[Saved data entries]
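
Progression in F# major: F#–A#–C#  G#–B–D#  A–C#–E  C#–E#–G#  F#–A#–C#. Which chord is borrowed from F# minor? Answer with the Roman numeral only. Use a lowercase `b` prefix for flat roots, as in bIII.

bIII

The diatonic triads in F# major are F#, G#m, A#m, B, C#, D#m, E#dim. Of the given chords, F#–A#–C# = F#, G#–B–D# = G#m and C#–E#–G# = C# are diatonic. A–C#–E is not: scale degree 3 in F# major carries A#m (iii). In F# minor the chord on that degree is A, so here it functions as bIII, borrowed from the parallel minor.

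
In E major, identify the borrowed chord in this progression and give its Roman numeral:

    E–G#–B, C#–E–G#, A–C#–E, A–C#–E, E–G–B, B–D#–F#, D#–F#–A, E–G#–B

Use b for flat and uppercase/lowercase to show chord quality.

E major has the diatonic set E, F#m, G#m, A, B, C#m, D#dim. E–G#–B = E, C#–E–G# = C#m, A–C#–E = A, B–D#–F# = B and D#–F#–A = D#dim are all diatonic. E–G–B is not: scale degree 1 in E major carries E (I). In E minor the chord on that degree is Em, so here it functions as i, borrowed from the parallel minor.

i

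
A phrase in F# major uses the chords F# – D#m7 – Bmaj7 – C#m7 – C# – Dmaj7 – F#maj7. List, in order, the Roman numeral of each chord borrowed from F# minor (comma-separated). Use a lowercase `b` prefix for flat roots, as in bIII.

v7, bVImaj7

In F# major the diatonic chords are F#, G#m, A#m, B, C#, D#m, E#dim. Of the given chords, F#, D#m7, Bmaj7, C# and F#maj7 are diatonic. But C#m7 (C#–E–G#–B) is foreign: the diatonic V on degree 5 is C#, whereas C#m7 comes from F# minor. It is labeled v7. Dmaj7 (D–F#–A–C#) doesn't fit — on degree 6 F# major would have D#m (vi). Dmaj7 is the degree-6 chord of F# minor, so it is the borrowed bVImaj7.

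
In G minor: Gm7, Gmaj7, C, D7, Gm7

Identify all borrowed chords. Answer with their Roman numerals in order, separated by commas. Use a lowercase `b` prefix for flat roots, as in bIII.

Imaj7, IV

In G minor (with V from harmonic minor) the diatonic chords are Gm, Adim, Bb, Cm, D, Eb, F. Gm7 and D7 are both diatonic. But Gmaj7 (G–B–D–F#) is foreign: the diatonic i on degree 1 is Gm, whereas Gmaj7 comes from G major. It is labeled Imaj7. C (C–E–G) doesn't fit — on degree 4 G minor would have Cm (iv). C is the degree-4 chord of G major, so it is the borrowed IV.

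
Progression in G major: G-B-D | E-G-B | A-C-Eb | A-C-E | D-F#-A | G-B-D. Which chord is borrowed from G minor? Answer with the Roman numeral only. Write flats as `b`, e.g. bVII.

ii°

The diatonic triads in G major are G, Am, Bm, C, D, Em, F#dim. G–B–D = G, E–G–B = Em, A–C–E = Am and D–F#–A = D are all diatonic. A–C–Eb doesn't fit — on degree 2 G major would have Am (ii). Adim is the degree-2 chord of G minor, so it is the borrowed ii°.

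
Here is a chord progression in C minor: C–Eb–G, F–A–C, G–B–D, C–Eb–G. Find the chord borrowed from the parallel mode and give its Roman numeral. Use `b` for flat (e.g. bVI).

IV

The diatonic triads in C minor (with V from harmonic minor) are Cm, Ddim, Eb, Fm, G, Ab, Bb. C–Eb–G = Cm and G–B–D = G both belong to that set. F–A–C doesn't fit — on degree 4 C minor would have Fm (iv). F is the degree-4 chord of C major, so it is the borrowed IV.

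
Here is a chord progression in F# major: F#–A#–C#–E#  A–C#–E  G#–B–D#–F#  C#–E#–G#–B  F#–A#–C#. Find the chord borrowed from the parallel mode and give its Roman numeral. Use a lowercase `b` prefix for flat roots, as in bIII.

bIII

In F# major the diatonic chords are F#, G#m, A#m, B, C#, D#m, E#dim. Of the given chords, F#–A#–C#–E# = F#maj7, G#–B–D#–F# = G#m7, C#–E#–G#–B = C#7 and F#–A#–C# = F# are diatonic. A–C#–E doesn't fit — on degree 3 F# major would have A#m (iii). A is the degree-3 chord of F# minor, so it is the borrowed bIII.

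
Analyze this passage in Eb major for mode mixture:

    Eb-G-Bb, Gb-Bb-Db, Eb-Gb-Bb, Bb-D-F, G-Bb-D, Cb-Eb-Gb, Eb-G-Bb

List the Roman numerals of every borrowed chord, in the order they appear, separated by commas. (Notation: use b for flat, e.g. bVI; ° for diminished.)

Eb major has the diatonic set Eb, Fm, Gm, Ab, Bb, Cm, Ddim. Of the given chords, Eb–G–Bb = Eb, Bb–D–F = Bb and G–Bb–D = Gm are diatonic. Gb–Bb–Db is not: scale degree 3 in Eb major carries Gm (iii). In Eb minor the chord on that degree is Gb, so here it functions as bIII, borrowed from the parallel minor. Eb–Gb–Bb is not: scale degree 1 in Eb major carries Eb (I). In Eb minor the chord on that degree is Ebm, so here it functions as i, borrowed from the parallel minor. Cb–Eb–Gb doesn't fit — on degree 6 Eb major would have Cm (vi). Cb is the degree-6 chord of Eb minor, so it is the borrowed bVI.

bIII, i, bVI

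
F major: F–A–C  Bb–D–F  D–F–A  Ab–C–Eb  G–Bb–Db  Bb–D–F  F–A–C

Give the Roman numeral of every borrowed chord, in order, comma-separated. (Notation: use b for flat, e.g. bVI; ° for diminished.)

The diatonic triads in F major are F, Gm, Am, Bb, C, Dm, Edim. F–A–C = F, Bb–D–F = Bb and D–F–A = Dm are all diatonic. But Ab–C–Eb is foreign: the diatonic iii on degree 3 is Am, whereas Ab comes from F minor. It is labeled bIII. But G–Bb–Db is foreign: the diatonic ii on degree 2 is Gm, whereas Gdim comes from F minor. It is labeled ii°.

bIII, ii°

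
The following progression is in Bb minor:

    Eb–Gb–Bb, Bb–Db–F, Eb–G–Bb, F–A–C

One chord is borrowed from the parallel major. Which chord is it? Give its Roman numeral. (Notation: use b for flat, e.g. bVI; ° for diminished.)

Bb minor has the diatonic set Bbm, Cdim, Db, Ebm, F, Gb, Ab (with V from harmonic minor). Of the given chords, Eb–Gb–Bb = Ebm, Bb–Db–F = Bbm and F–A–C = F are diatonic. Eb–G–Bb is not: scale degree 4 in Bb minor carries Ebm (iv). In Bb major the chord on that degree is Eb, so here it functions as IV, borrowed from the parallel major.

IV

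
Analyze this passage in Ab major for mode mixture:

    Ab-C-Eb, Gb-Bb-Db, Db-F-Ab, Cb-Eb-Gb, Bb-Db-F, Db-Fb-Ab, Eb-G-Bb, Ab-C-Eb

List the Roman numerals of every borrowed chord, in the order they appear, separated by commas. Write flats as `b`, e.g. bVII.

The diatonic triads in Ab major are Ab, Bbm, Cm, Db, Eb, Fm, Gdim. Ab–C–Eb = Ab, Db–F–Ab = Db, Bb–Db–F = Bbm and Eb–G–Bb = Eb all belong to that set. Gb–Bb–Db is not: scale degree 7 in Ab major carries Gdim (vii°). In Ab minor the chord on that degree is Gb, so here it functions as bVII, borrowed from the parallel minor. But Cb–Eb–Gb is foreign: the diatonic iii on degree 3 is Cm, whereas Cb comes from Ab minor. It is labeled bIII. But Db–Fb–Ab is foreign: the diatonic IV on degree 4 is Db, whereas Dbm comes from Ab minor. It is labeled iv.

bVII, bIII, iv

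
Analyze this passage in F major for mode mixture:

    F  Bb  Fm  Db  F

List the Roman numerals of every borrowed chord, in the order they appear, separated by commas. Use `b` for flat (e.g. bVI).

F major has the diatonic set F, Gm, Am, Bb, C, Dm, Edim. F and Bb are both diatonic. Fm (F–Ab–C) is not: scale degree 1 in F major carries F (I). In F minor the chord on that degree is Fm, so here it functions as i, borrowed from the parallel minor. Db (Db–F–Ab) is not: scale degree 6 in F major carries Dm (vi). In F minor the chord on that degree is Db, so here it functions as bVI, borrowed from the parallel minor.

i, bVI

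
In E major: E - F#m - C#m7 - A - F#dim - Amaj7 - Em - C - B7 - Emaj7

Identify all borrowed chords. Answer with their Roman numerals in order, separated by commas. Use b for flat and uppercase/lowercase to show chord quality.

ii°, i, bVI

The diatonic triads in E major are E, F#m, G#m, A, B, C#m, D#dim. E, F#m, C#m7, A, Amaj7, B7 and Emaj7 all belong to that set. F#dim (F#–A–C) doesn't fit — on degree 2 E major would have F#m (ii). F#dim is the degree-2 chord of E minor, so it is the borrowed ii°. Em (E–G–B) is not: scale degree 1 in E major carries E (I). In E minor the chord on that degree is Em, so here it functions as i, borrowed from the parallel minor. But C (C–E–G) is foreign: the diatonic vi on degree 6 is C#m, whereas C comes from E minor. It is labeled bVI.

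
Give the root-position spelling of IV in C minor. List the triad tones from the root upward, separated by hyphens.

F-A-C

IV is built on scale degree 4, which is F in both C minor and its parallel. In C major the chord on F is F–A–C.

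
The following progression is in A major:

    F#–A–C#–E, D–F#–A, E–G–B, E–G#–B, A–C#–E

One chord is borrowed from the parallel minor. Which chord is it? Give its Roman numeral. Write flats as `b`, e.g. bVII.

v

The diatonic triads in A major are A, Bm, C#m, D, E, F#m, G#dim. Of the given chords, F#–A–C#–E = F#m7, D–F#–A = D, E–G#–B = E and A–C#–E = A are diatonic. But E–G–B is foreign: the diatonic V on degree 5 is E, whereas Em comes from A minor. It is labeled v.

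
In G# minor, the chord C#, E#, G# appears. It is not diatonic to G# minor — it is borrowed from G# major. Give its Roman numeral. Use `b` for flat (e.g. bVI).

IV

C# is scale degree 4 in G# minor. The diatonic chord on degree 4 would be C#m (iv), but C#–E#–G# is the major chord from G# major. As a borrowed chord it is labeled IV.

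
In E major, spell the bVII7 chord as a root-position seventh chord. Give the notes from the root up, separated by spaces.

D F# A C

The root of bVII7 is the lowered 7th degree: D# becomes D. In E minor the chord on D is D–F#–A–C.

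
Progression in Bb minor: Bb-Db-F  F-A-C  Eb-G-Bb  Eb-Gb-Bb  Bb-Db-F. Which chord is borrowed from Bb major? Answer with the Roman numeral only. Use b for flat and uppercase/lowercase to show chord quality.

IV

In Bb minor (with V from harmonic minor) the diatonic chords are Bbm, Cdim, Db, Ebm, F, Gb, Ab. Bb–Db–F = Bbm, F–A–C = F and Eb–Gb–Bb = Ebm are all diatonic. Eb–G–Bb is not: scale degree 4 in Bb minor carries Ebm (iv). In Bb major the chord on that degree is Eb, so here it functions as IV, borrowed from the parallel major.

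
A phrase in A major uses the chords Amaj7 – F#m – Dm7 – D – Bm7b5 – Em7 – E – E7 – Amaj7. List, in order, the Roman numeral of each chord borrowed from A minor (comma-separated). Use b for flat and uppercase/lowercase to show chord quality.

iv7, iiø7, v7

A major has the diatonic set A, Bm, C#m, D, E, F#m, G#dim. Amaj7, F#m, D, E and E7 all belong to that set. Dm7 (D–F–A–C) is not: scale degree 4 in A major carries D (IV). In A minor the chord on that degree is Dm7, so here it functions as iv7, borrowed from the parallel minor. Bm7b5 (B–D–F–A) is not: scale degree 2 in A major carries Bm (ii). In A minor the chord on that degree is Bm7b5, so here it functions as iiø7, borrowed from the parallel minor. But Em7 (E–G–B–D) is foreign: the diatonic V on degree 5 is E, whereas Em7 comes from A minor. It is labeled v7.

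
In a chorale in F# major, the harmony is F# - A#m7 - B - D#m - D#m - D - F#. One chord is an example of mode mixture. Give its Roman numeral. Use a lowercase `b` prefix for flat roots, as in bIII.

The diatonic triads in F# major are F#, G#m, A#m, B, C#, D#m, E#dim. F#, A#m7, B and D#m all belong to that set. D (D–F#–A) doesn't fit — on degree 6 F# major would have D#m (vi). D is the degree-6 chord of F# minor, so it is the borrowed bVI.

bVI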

* [REQUIRED WORK] Print the first line of the records above and each line after it, exactly, through the line with "E–G#–B, C#–E–G#, A–C#–E, A–C#–E, E–G–B, B–D#–F#, D#–F#–A, E–G#–B".

* [YOUR SOLUTION]
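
Progression in F# major: F#–A#–C#  G#–B–D#  A–C#–E  C#–E#–G#  F#–A#–C#. Which chord is borrowed from F# minor? Answer with the Roman numeral only. Use a lowercase `b` prefix for flat roots, as in bIII.

bIII

The diatonic triads in F# major are F#, G#m, A#m, B, C#, D#m, E#dim. Of the given chords, F#–A#–C# = F#, G#–B–D# = G#m and C#–E#–G# = C# are diatonic. A–C#–E is not: scale degree 3 in F# major carries A#m (iii). In F# minor the chord on that degree is A, so here it functions as bIII, borrowed from the parallel minor.

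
In E major, identify the borrowed chord in this progression and give its Roman numeral:

    E–G#–B, C#–E–G#, A–C#–E, A–C#–E, E–G–B, B–D#–F#, D#–F#–A, E–G#–B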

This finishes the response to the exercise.